_Activity_. Word for word, copy each record that comes after this.

━━━ Records supplied ━━━

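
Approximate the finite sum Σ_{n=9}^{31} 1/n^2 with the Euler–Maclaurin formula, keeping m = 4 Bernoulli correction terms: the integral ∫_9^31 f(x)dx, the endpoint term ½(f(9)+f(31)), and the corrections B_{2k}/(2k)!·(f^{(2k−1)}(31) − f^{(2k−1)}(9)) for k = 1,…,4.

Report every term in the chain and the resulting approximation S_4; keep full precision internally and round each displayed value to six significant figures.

∫_9^31 1/x^2 dx evaluates to 0.0788530.
Boundary: ½(f(9) + f(31)) = ½(0.0123457 + 0.00104058) = 0.00669313.
So far: 0.0855462.
Order-1 term: 1/12 · (-6.71344e-05 − (-0.00274348)) = 0.000223029.
Partial sum through k=1: 0.0857692.
Order-2 term: −1/720 · (-8.38306e-07 − (-0.000406442)) = -5.63339e-07.
Partial sum through k=2: 0.0857686.
Order-3 term: 1/30240 · (-2.61698e-08 − (-0.000150534)) = 4.97711e-09.
Partial sum through k=3: 0.0857686.
Order-4 term: −1/1209600 · (-1.52498e-09 − (-0.000104073)) = -8.60379e-11.

S_4 ≈ 0.0857686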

━━━

_Exercise output_.
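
Approximate the finite sum Σ_{n=9}^{31} 1/n^2 with the Euler–Maclaurin formula, keeping m = 4 Bernoulli correction terms: the integral ∫_9^31 f(x)dx, the endpoint term ½(f(9)+f(31)), and the corrections B_{2k}/(2k)!·(f^{(2k−1)}(31) − f^{(2k−1)}(9)) for k = 1,…,4.

Report every term in the chain and the resulting approximation S_4; keep full precision internally and round each displayed value to six significant figures.

∫_9^31 1/x^2 dx evaluates to 0.0788530.
Boundary: ½(f(9) + f(31)) = ½(0.0123457 + 0.00104058) = 0.00669313.
So far: 0.0855462.
Order-1 term: 1/12 · (-6.71344e-05 − (-0.00274348)) = 0.000223029.
Partial sum through k=1: 0.0857692.
Order-2 term: −1/720 · (-8.38306e-07 − (-0.000406442)) = -5.63339e-07.
Partial sum through k=2: 0.0857686.
Order-3 term: 1/30240 · (-2.61698e-08 − (-0.000150534)) = 4.97711e-09.
Partial sum through k=3: 0.0857686.
Order-4 term: −1/1209600 · (-1.52498e-09 − (-0.000104073)) = -8.60379e-11.

S_4 ≈ 0.0857686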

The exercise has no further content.